Task instructions -> Go to the line below containing "Particle 1: position=9, velocity=-2" and print exactly from there through the line containing "Particle 2: position=18, velocity=-3", both included. Print nothing else.

Items from a dataset
>>

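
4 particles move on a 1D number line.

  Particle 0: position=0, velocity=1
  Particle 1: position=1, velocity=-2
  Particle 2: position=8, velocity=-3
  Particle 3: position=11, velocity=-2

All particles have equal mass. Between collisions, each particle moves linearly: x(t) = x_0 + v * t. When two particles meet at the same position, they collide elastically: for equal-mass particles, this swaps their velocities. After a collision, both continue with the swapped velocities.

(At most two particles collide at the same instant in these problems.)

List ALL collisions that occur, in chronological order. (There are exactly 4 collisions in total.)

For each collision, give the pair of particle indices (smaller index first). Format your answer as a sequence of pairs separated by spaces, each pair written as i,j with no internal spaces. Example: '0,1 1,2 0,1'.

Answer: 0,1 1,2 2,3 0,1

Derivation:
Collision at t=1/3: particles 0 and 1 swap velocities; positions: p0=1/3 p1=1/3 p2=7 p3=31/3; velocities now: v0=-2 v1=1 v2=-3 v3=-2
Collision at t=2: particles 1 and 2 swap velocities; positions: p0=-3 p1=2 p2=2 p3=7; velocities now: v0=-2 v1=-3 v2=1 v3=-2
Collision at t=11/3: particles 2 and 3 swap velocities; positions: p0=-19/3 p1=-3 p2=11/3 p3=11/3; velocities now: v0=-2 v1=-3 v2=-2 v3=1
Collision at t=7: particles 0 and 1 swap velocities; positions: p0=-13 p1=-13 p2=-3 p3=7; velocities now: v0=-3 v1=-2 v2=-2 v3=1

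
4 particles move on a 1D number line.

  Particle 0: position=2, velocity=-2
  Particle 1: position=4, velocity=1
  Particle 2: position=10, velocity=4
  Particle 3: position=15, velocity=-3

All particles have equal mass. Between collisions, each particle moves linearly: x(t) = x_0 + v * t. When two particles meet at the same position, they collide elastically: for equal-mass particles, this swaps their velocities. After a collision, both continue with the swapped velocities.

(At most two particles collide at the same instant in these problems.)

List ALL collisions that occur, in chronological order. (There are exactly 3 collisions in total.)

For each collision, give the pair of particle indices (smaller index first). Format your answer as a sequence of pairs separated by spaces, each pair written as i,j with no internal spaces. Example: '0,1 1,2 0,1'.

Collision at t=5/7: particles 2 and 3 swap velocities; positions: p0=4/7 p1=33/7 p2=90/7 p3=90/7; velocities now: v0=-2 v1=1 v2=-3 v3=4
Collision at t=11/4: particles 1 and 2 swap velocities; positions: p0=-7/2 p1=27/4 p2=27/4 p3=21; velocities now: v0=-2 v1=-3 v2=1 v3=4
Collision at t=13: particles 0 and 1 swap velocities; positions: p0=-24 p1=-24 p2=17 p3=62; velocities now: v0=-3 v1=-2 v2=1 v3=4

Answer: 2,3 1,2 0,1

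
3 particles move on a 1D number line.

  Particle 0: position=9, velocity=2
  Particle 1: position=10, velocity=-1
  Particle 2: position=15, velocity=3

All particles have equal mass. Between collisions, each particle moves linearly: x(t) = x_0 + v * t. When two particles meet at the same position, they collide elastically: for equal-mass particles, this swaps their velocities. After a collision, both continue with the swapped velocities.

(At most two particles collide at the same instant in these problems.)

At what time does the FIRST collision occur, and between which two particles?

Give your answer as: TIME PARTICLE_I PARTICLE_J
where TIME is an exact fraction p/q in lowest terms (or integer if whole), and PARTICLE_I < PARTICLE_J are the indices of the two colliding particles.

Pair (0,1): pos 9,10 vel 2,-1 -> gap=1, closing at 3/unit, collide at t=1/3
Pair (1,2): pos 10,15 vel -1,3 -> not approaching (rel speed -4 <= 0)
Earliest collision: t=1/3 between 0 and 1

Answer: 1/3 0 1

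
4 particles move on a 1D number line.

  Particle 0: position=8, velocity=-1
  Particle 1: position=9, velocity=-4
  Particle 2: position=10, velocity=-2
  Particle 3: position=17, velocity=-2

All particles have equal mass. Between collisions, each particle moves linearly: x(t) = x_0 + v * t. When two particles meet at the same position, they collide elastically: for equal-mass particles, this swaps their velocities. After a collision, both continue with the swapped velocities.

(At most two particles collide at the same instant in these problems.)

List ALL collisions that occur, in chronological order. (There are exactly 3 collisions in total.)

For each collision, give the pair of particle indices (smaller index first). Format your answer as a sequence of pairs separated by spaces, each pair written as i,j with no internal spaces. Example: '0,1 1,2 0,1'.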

<<
>>

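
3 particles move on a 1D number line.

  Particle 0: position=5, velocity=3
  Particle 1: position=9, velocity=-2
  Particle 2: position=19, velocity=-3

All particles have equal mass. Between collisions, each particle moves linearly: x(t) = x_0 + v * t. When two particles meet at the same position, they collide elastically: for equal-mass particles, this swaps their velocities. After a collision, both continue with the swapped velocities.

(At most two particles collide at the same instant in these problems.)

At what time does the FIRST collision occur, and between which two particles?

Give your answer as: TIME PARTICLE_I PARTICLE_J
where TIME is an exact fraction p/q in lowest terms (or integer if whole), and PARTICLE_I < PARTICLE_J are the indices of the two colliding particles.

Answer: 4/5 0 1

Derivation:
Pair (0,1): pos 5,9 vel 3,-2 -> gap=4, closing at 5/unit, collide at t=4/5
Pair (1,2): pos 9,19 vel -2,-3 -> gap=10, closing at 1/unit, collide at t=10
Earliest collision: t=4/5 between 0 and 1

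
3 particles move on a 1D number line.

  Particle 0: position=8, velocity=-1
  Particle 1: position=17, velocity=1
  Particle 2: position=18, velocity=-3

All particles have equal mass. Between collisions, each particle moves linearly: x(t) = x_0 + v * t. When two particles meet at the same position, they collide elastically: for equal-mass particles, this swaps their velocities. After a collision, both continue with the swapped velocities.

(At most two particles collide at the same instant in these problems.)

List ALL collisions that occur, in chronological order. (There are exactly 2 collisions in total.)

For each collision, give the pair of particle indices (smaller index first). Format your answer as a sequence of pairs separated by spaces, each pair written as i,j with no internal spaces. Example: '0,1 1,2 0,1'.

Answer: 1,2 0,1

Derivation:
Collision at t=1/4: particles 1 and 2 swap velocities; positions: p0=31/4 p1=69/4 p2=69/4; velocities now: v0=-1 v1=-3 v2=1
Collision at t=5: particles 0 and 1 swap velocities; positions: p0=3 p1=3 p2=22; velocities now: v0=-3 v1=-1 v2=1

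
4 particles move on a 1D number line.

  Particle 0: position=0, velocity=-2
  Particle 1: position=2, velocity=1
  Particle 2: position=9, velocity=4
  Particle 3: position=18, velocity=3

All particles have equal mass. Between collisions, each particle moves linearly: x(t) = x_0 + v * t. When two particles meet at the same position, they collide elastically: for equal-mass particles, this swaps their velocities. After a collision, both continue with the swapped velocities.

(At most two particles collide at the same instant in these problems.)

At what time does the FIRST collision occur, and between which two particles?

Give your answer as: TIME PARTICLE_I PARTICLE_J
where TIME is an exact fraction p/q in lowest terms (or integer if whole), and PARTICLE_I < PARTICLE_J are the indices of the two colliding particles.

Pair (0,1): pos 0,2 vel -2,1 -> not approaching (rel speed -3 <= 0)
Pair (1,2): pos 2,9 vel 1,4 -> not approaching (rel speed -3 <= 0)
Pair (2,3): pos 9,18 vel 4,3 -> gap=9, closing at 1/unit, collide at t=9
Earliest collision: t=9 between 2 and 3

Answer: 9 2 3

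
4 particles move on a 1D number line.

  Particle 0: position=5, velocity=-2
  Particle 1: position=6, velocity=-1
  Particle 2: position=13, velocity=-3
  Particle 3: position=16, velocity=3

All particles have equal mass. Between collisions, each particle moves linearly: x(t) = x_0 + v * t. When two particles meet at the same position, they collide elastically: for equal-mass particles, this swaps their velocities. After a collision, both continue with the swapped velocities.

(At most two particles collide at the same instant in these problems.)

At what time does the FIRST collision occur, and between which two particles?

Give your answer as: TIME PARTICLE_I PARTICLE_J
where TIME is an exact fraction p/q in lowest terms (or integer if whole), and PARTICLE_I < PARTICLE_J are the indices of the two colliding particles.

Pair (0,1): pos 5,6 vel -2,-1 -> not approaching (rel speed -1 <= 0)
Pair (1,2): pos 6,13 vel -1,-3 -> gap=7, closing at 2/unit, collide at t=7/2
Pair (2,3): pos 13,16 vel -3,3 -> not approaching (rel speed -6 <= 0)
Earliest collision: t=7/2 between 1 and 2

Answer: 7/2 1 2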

<<
>>

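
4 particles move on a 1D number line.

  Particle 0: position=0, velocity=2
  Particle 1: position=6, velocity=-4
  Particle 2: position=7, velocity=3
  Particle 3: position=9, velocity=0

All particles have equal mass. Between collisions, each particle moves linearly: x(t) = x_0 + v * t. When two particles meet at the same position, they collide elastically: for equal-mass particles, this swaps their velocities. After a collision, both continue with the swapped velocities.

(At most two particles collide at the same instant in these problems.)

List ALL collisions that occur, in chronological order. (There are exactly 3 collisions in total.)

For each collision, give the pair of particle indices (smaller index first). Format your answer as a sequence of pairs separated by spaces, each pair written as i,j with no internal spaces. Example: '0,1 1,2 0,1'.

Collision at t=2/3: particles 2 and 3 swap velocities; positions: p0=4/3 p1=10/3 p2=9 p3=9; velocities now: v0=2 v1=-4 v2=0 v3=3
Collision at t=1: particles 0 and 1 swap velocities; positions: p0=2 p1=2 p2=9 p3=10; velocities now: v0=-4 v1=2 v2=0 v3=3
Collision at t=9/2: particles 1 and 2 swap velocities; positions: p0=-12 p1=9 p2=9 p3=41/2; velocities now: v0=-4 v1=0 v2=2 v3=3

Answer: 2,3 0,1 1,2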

<<

Output below ->
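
  Particle 1: position=9, velocity=-2
  Particle 2: position=19, velocity=-3

All particles have equal mass. Between collisions, each particle moves linearly: x(t) = x_0 + v * t. When two particles meet at the same position, they collide elastically: for equal-mass particles, this swaps their velocities. After a collision, both continue with the swapped velocities.

(At most two particles collide at the same instant in these problems.)

At what time does the FIRST collision occur, and between which two particles?

Give your answer as: TIME PARTICLE_I PARTICLE_J
where TIME is an exact fraction p/q in lowest terms (or integer if whole), and PARTICLE_I < PARTICLE_J are the indices of the two colliding particles.

Answer: 4/5 0 1

Derivation:
Pair (0,1): pos 5,9 vel 3,-2 -> gap=4, closing at 5/unit, collide at t=4/5
Pair (1,2): pos 9,19 vel -2,-3 -> gap=10, closing at 1/unit, collide at t=10
Earliest collision: t=4/5 between 0 and 1

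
3 particles move on a 1D number line.

  Particle 0: position=8, velocity=-1
  Particle 1: position=17, velocity=1
  Particle 2: position=18, velocity=-3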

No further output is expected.